**Work to be completed**
For the entries that follow, restate word for word the line containing "What is the value in R4?", the line containing "After executing: MOV R0, 26;", and every line that lies between them.

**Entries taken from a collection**
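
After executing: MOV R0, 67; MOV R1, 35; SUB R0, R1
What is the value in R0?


Register state trace:
  MOV R0, 67  → R0 = 67
  MOV R1, 35  → R1 = 35
  SUB R0, R1  → R0 = 67 - 35 = 32
Final: R0 = 32

32


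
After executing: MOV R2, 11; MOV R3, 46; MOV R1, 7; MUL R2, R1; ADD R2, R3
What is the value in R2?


Register state trace:
  MOV R2, 11  → R2 = 11
  MOV R3, 46  → R3 = 46
  MOV R1, 7  → R1 = 7
  MUL R2, R1  → R2 = 11 * 7 = 77
  ADD R2, R3  → R2 = 77 + 46 = 123
Final: R2 = 123

123


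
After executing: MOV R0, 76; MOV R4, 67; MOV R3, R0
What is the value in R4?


Register state trace:
  MOV R0, 76  → R0 = 76
  MOV R4, 67  → R4 = 67
  MOV R3, R0  → R3 = 76
Final: R4 = 67

67


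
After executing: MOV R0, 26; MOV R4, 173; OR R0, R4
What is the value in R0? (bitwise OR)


Register state trace:
  MOV R0, 26  → R0 = 26 (0b00011010)
  MOV R4, 173  → R4 = 173 (0b10101101)
  OR R0, R4   → R0 = 26 OR 173 = 191 (0b10111111)
Final: R0 = 191

191


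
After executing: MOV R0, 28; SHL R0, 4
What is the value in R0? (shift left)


Register state trace:
  MOV R0, 28  → R0 = 28
  SHL R0, 4  → R0 = 28 << 4 = 28 * 2^4 = 448
Final: R0 = 448

448


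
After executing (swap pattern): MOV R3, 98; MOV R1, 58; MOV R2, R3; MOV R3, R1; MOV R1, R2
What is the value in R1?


Register state trace (swap pattern):
  MOV R3, 98  → R3 = 98
  MOV R1, 58  → R1 = 58
  MOV R2, R3  → R2 = 98  (save R3)
  MOV R3, R1  → R3 = 58  (R3 gets R1's value)
  MOV R1, R2  → R1 = 98  (R1 gets saved value)
Final: R1 = 98

98


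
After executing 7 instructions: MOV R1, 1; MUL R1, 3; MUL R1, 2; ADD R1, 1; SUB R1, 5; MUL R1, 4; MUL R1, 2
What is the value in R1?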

**Reply to the exercise**
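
What is the value in R4?


Register state trace:
  MOV R0, 76  → R0 = 76
  MOV R4, 67  → R4 = 67
  MOV R3, R0  → R3 = 76
Final: R4 = 67

67


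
After executing: MOV R0, 26; MOV R4, 173; OR R0, R4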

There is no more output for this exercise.